--- START ---
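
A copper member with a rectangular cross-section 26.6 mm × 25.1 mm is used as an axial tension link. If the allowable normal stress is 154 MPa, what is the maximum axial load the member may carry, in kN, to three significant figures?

A = 667.7 mm².
P_max = σ_allow · A = 154 · 667.7 = 102800 N = 102.8 kN.

103 kN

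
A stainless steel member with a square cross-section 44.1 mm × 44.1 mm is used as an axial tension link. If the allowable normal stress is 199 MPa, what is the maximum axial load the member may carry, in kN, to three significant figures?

387 kN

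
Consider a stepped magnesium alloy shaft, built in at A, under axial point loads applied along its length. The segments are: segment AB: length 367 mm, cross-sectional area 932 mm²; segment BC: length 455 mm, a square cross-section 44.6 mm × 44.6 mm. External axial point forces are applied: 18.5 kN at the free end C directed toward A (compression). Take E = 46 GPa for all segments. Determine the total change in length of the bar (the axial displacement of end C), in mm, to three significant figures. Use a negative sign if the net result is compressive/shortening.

-0.250 mm

Internal axial forces (sectioning from the free end, tension +): N_BC = -18.5 kN, N_AB = -18.5 kN.
A_BC = 1989 mm².
δ_AB = -18500·367/(932·46000) = -0.1584 mm
δ_BC = -18500·455/(1989·46000) = -0.09199 mm
δ = Σδ_i = -0.2504 mm.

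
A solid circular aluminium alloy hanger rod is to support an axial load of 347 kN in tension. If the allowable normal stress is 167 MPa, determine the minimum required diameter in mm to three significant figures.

51.4 mm

Required area A ≥ P/σ_allow = 347000/167 = 2078 mm².
For a solid circular section, d ≥ √(4A/π) = 51.44 mm.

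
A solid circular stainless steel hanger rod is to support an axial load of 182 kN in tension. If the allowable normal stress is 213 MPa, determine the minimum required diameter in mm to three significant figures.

33.0 mm

Required area A ≥ P/σ_allow = 182000/213 = 854.5 mm².
For a solid circular section, d ≥ √(4A/π) = 32.98 mm.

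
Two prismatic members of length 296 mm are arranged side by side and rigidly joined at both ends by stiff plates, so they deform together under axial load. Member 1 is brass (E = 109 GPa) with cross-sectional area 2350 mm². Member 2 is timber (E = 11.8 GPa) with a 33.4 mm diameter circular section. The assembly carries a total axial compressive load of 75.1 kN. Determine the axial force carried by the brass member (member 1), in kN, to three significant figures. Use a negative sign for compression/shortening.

-72.2 kN

A_2 = 876.2 mm².
Equal strain + equilibrium ⇒ each member carries load in proportion to AE: A₁E₁ = 256200000 N, A₂E₂ = 10340000 N, ΣAE = 266500000 N.
F₁ = P·A₁E₁/ΣAE = -75100·256200000/266500000 = -72190 N.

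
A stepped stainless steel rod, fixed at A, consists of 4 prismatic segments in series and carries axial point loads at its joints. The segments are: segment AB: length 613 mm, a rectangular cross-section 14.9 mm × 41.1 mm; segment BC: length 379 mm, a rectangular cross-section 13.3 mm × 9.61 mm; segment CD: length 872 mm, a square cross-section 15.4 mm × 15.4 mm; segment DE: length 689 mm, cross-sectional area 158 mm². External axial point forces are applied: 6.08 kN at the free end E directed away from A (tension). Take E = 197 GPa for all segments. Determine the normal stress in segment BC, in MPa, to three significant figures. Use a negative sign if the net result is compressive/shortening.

47.6 MPa

Internal axial forces (sectioning from the free end, tension +): N_DE = 6.08 kN, N_CD = 6.08 kN, N_BC = 6.08 kN, N_AB = 6.08 kN.
A_BC = 127.8 mm².
σ_BC = N_BC/A_BC = 6080/127.8 = 47.57 MPa.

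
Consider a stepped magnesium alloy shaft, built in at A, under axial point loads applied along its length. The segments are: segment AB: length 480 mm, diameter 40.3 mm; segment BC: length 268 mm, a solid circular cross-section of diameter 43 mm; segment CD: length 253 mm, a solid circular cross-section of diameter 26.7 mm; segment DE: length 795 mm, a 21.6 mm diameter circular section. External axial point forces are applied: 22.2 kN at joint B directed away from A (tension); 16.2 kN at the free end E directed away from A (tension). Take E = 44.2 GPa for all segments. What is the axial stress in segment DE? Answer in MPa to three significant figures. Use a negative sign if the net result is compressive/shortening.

44.2 MPa

Internal axial forces (sectioning from the free end, tension +): N_DE = 16.2 kN, N_CD = 16.2 kN, N_BC = 16.2 kN, N_AB = 38.4 kN.
A_DE = 366.4 mm².
σ_DE = N_DE/A_DE = 16200/366.4 = 44.21 MPa.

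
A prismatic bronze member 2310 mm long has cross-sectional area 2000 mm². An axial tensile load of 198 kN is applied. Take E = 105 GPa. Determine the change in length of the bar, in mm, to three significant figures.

2.18 mm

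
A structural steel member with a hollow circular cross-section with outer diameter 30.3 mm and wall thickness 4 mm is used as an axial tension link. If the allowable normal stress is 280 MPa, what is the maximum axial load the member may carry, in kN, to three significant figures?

A = 330.5 mm².
P_max = σ_allow · A = 280 · 330.5 = 92540 N = 92.54 kN.

92.5 kN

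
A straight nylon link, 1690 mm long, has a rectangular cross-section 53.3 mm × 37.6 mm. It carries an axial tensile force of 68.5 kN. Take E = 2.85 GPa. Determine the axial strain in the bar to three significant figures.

0.0120

A = 2004 mm².
σ = N/A = 34.18 MPa; ε = σ/E = 34.18/2850 = 1.199e-02.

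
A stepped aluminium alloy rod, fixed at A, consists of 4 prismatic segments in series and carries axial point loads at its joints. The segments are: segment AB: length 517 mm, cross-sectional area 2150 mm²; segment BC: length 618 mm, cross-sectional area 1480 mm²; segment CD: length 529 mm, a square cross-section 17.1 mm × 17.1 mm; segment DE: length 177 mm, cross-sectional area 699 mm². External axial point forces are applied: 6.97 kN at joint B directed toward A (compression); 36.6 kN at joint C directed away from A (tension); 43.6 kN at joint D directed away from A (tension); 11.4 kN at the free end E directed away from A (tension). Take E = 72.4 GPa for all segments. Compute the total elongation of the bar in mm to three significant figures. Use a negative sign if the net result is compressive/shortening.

Internal axial forces (sectioning from the free end, tension +): N_DE = 11.4 kN, N_CD = 55 kN, N_BC = 91.6 kN, N_AB = 84.63 kN.
A_CD = 292.4 mm².
δ_AB = 84630·517/(2150·72400) = 0.2811 mm
δ_BC = 91600·618/(1480·72400) = 0.5283 mm
δ_CD = 55000·529/(292.4·72400) = 1.374 mm
δ_DE = 11400·177/(699·72400) = 0.03987 mm
δ = Σδ_i = 2.224 mm.

2.22 mm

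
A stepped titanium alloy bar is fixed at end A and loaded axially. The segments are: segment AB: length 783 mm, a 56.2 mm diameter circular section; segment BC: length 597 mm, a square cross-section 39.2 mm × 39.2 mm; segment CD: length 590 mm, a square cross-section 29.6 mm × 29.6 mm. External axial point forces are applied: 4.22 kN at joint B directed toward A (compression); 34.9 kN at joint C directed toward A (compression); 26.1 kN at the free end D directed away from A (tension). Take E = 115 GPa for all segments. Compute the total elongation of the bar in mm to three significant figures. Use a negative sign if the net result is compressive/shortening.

0.0874 mm

Internal axial forces (sectioning from the free end, tension +): N_CD = 26.1 kN, N_BC = -8.8 kN, N_AB = -13.02 kN.
A_AB = 2481 mm².
A_BC = 1537 mm².
A_CD = 876.2 mm².
δ_AB = -13020·783/(2481·115000) = -0.03574 mm
δ_BC = -8800·597/(1537·115000) = -0.02973 mm
δ_CD = 26100·590/(876.2·115000) = 0.1528 mm
δ = Σδ_i = 0.08736 mm.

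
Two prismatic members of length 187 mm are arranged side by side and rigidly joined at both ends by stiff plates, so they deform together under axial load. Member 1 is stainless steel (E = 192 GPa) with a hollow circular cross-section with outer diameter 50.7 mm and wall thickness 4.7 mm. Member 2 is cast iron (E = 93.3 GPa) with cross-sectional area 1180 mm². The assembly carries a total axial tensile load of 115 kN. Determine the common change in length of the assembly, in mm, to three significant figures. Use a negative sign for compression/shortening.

0.0894 mm

A_1 = 679.2 mm².
Equal strain + equilibrium ⇒ each member carries load in proportion to AE: A₁E₁ = 130400000 N, A₂E₂ = 110100000 N, ΣAE = 240500000 N.
δ = PL/ΣAE = 115000·187/240500000 = 0.08942 mm.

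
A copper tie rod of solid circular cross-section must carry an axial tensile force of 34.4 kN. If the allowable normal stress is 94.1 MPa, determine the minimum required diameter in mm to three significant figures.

Required area A ≥ P/σ_allow = 34400/94.1 = 365.6 mm².
For a solid circular section, d ≥ √(4A/π) = 21.57 mm.

21.6 mm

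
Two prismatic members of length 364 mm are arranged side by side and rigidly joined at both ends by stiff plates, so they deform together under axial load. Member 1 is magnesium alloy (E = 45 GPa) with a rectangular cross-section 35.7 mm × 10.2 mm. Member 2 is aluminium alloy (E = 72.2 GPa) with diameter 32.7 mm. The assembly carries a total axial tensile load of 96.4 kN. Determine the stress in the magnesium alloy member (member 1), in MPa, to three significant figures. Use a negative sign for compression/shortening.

56.3 MPa

A_1 = 364.1 mm².
A_2 = 839.8 mm².
Equal strain + equilibrium ⇒ each member carries load in proportion to AE: A₁E₁ = 16390000 N, A₂E₂ = 60630000 N, ΣAE = 77020000 N.
σ₁ = P·E₁/ΣAE = 96400·45000/77020000 = 56.32 MPa.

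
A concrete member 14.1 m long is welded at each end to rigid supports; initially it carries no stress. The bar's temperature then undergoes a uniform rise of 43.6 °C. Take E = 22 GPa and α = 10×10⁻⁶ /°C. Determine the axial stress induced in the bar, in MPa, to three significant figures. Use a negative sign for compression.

-9.59 MPa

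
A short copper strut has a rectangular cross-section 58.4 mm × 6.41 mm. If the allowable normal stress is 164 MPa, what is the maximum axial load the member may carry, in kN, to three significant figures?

61.4 kN

A = 374.3 mm².
P_max = σ_allow · A = 164 · 374.3 = 61390 N = 61.39 kN.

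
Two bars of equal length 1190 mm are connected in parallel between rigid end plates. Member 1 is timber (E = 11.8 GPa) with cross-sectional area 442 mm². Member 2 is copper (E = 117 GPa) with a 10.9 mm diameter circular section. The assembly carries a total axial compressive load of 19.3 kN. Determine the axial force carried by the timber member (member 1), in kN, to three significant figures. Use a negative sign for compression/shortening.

-6.24 kN

A_2 = 93.31 mm².
Equal strain + equilibrium ⇒ each member carries load in proportion to AE: A₁E₁ = 5216000 N, A₂E₂ = 10920000 N, ΣAE = 16130000 N.
F₁ = P·A₁E₁/ΣAE = -19300·5216000/16130000 = -6239 N.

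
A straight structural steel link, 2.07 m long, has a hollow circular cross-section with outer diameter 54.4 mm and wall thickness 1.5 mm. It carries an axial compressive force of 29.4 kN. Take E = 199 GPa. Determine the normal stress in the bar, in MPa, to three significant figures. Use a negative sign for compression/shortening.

A = 249.3 mm².
σ = N/A = -29400/249.3 = -117.9 MPa.

-118 MPa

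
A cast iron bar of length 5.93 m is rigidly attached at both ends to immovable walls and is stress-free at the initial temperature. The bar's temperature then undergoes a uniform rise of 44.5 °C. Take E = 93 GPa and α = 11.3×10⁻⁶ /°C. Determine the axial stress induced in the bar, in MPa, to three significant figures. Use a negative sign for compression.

-46.8 MPa

Free thermal expansion αLΔT = 11.3e-6 · 5930 · 44.5 = 2.982 mm.
The walls impose strain ε = −(2.982)/5930 = -5.0285e-04; σ = Eε = 93000 · -5.0285e-04 = -46.77 MPa.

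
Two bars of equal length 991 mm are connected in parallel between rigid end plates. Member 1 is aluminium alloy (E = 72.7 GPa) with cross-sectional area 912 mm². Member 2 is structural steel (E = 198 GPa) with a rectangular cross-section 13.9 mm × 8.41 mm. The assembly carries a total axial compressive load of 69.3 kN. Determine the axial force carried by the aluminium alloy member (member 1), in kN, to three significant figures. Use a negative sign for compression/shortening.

-51.4 kN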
--- END ---
> **WORK ITEM**
Exact copies of the lines from the one with "A cast iron" through the final line of the listing should be returned, and no other lines.

> **SOLUTION**
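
A cast iron bar of length 5.93 m is rigidly attached at both ends to immovable walls and is stress-free at the initial temperature. The bar's temperature then undergoes a uniform rise of 44.5 °C. Take E = 93 GPa and α = 11.3×10⁻⁶ /°C. Determine the axial stress induced in the bar, in MPa, to three significant figures. Use a negative sign for compression.

-46.8 MPa

Free thermal expansion αLΔT = 11.3e-6 · 5930 · 44.5 = 2.982 mm.
The walls impose strain ε = −(2.982)/5930 = -5.0285e-04; σ = Eε = 93000 · -5.0285e-04 = -46.77 MPa.

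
Two bars of equal length 991 mm are connected in parallel between rigid end plates. Member 1 is aluminium alloy (E = 72.7 GPa) with cross-sectional area 912 mm². Member 2 is structural steel (E = 198 GPa) with a rectangular cross-section 13.9 mm × 8.41 mm. The assembly carries a total axial compressive load of 69.3 kN. Determine the axial force carried by the aluminium alloy member (member 1), in kN, to three significant figures. Use a negative sign for compression/shortening.

-51.4 kN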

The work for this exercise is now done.